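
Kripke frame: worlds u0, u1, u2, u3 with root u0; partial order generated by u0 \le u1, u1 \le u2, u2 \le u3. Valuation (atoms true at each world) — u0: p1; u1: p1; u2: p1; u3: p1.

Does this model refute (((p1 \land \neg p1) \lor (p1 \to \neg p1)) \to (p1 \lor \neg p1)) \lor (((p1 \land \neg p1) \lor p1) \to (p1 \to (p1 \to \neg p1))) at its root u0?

No

u0 \Vdash (((p1 \land \neg p1) \lor (p1 \to \neg p1)) \to (p1 \lor \neg p1)) \lor (((p1 \land \neg p1) \lor p1) \to (p1 \to (p1 \to \neg p1))) via the disjunct ((p1 \land \neg p1) \lor (p1 \to \neg p1)) \to (p1 \lor \neg p1).
So the root u0 forces (((p1 \land \neg p1) \lor (p1 \to \neg p1)) \to (p1 \lor \neg p1)) \lor (((p1 \land \neg p1) \lor p1) \to (p1 \to (p1 \to \neg p1))); the model is not a countermodel.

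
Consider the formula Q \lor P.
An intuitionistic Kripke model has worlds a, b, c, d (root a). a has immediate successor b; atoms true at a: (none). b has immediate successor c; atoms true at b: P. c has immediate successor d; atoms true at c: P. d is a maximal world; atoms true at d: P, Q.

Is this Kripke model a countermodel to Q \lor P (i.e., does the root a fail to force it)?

a \nVdash Q \lor P: neither disjunct is forced at a.
a lacks atom Q, so a \nVdash Q.
So the root a does not force Q \lor P; the model is a countermodel.

Yes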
※
Directions for this task:
An exact reproduction of the listing is needed.

Exercise result:
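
Kripke frame: worlds u0, u1, u2, u3 with root u0; partial order generated by u0 \le u1, u1 \le u2, u2 \le u3. Valuation (atoms true at each world) — u0: p1; u1: p1; u2: p1; u3: p1.

Does this model refute (((p1 \land \neg p1) \lor (p1 \to \neg p1)) \to (p1 \lor \neg p1)) \lor (((p1 \land \neg p1) \lor p1) \to (p1 \to (p1 \to \neg p1))) at its root u0?

No

u0 \Vdash (((p1 \land \neg p1) \lor (p1 \to \neg p1)) \to (p1 \lor \neg p1)) \lor (((p1 \land \neg p1) \lor p1) \to (p1 \to (p1 \to \neg p1))) via the disjunct ((p1 \land \neg p1) \lor (p1 \to \neg p1)) \to (p1 \lor \neg p1).
So the root u0 forces (((p1 \land \neg p1) \lor (p1 \to \neg p1)) \to (p1 \lor \neg p1)) \lor (((p1 \land \neg p1) \lor p1) \to (p1 \to (p1 \to \neg p1))); the model is not a countermodel.

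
Consider the formula Q \lor P.
An intuitionistic Kripke model has worlds a, b, c, d (root a). a has immediate successor b; atoms true at a: (none). b has immediate successor c; atoms true at b: P. c has immediate successor d; atoms true at c: P. d is a maximal world; atoms true at d: P, Q.

Is this Kripke model a countermodel to Q \lor P (i.e., does the root a fail to force it)?

a \nVdash Q \lor P: neither disjunct is forced at a.
a lacks atom Q, so a \nVdash Q.
So the root a does not force Q \lor P; the model is a countermodel.

Yes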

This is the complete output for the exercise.